Required work: Return, from the listing below, every line that includes "What".

Data provided:
######

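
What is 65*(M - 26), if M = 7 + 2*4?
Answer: -715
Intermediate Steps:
M = 15 (M = 7 + 8 = 15)
65*(M - 26) = 65*(15 - 26) = 65*(-11) = -715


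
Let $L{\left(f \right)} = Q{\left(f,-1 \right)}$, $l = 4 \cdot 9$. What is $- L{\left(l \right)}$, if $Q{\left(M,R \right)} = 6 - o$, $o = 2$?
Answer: $-4$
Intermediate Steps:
$Q{\left(M,R \right)} = 4$ ($Q{\left(M,R \right)} = 6 - 2 = 4$)
$l = 36$
$L{\left(f \right)} = 4$
$- L{\left(l \right)} = \left(-1\right) 4 = -4$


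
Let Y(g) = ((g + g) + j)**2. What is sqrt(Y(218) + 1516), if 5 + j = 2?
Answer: sqrt(189005) ≈ 434.75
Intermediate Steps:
j = -3 (j = -5 + 2 = -3)
Y(g) = (-3 + 2*g)**2 (Y(g) = ((g + g) - 3)**2 = (2*g - 3)**2 = (-3 + 2*g)**2)
sqrt(Y(218) + 1516) = sqrt((-3 + 2*218)**2 + 1516) = sqrt((-3 + 436)**2 + 1516) = sqrt(433**2 + 1516) = sqrt(187489 + 1516) = sqrt(189005)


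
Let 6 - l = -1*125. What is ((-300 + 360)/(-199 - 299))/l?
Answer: -10/10873 ≈ -0.00091971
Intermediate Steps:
l = 131 (l = 6 - (-1)*125 = 6 - 1*(-125) = 6 + 125 = 131)
((-300 + 360)/(-199 - 299))/l = ((-300 + 360)/(-199 - 299))/131 = (60/(-498))*(1/131) = (60*(-1/498))*(1/131) = -10/83*1/131 = -10/10873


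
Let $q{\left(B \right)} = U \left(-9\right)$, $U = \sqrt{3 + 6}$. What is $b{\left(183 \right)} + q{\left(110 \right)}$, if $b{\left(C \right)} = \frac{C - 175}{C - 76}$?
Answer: $- \frac{2881}{107} \approx -26.925$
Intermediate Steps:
$U = 3$ ($U = \sqrt{9} = 3$)
$b{\left(C \right)} = \frac{-175 + C}{-76 + C}$
$q{\left(B \right)} = -27$ ($q{\left(B \right)} = 3 \left(-9\right) = -27$)
$b{\left(183 \right)} + q{\left(110 \right)} = \frac{-175 + 183}{-76 + 183} - 27 = \frac{1}{107} \cdot 8 - 27 = \frac{8}{107} - 27 = - \frac{2881}{107}$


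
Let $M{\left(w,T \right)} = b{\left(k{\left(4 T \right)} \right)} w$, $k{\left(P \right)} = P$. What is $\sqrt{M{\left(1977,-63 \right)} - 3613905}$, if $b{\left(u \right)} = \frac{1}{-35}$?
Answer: $\frac{2 i \sqrt{1106775705}}{35} \approx 1901.0 i$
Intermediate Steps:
$b{\left(u \right)} = - \frac{1}{35}$
$M{\left(w,T \right)} = - \frac{w}{35}$
$\sqrt{M{\left(1977,-63 \right)} - 3613905} = \sqrt{\left(- \frac{1}{35}\right) 1977 - 3613905} = \sqrt{- \frac{1977}{35} - 3613905} = \sqrt{- \frac{126488652}{35}} = \frac{2 i \sqrt{1106775705}}{35}$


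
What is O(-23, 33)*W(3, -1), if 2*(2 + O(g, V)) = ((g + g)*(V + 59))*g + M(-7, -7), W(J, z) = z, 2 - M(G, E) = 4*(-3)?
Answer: -48673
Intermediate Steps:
M(G, E) = 14 (M(G, E) = 2 - 4*(-3) = 2 - 1*(-12) = 2 + 12 = 14)
O(g, V) = 5 + g**2*(59 + V) (O(g, V) = -2 + (((g + g)*(V + 59))*g + 14)/2 = -2 + (((2*g)*(59 + V))*g + 14)/2 = -2 + ((2*g*(59 + V))*g + 14)/2 = -2 + (2*g**2*(59 + V) + 14)/2 = -2 + (14 + 2*g**2*(59 + V))/2 = -2 + (7 + g**2*(59 + V)) = 5 + g**2*(59 + V))
O(-23, 33)*W(3, -1) = (5 + 59*(-23)**2 + 33*(-23)**2)*(-1) = (5 + 59*529 + 33*529)*(-1) = (5 + 31211 + 17457)*(-1) = 48673*(-1) = -48673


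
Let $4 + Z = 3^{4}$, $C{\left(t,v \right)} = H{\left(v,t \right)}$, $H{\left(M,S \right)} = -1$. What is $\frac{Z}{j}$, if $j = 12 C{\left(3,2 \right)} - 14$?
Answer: $- \frac{77}{26} \approx -2.9615$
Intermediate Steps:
$C{\left(t,v \right)} = -1$
$Z = 77$ ($Z = -4 + 3^{4} = -4 + 81 = 77$)
$j = -26$ ($j = 12 \left(-1\right) - 14 = -12 - 14 = -26$)
$\frac{Z}{j} = \frac{77}{-26} = 77 \left(- \frac{1}{26}\right) = - \frac{77}{26}$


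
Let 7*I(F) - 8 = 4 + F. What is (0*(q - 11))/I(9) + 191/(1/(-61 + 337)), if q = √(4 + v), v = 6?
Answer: 52716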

######

Finished task:
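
What is 65*(M - 26), if M = 7 + 2*4?
Let $L{\left(f \right)} = Q{\left(f,-1 \right)}$, $l = 4 \cdot 9$. What is $- L{\left(l \right)}$, if $Q{\left(M,R \right)} = 6 - o$, $o = 2$?
Let Y(g) = ((g + g) + j)**2. What is sqrt(Y(218) + 1516), if 5 + j = 2?
Let 6 - l = -1*125. What is ((-300 + 360)/(-199 - 299))/l?
Let $q{\left(B \right)} = U \left(-9\right)$, $U = \sqrt{3 + 6}$. What is $b{\left(183 \right)} + q{\left(110 \right)}$, if $b{\left(C \right)} = \frac{C - 175}{C - 76}$?
Let $M{\left(w,T \right)} = b{\left(k{\left(4 T \right)} \right)} w$, $k{\left(P \right)} = P$. What is $\sqrt{M{\left(1977,-63 \right)} - 3613905}$, if $b{\left(u \right)} = \frac{1}{-35}$?
What is O(-23, 33)*W(3, -1), if 2*(2 + O(g, V)) = ((g + g)*(V + 59))*g + M(-7, -7), W(J, z) = z, 2 - M(G, E) = 4*(-3)?
Let $4 + Z = 3^{4}$, $C{\left(t,v \right)} = H{\left(v,t \right)}$, $H{\left(M,S \right)} = -1$. What is $\frac{Z}{j}$, if $j = 12 C{\left(3,2 \right)} - 14$?
Let 7*I(F) - 8 = 4 + F. What is (0*(q - 11))/I(9) + 191/(1/(-61 + 337)), if q = √(4 + v), v = 6?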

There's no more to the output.